# What you will do
Look below for the line that contains "Accept: baacc, ccba, b, cba, c, bccb, a, bcbc, bbcb, aaabbc", then copy it and each following line exactly, through and including the line that contains "cbb, aaccbb, aaaa".
══ Records to use ══
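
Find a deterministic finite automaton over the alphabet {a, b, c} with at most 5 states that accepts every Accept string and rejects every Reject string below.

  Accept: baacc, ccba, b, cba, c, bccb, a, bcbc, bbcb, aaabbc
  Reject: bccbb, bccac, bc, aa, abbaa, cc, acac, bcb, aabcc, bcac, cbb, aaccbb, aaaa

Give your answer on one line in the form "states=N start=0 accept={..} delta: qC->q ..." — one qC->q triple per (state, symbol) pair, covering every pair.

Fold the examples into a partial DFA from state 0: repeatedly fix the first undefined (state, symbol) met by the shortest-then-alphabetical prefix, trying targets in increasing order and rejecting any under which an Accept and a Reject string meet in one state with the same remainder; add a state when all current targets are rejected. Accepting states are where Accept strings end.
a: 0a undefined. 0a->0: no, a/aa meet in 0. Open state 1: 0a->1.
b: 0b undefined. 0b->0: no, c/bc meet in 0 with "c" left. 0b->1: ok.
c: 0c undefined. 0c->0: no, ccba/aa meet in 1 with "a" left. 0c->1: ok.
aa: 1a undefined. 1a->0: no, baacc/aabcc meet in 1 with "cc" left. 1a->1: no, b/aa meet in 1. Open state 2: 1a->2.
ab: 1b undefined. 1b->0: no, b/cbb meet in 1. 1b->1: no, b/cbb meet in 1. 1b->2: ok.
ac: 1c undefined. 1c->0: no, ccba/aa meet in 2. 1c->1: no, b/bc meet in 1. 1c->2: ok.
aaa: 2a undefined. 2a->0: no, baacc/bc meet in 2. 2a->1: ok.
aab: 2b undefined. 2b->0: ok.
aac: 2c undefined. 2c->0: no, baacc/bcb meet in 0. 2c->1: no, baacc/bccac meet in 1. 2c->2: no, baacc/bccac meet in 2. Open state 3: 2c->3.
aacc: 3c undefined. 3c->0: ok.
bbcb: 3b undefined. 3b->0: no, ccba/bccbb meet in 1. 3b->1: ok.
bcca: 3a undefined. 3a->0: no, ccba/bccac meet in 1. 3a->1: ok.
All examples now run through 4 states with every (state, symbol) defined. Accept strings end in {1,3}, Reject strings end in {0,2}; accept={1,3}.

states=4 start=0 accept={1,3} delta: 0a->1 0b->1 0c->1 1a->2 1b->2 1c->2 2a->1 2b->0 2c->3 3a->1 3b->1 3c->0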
═══
# Solution for this exercise
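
  Accept: baacc, ccba, b, cba, c, bccb, a, bcbc, bbcb, aaabbc
  Reject: bccbb, bccac, bc, aa, abbaa, cc, acac, bcb, aabcc, bcac, cbb, aaccbb, aaaa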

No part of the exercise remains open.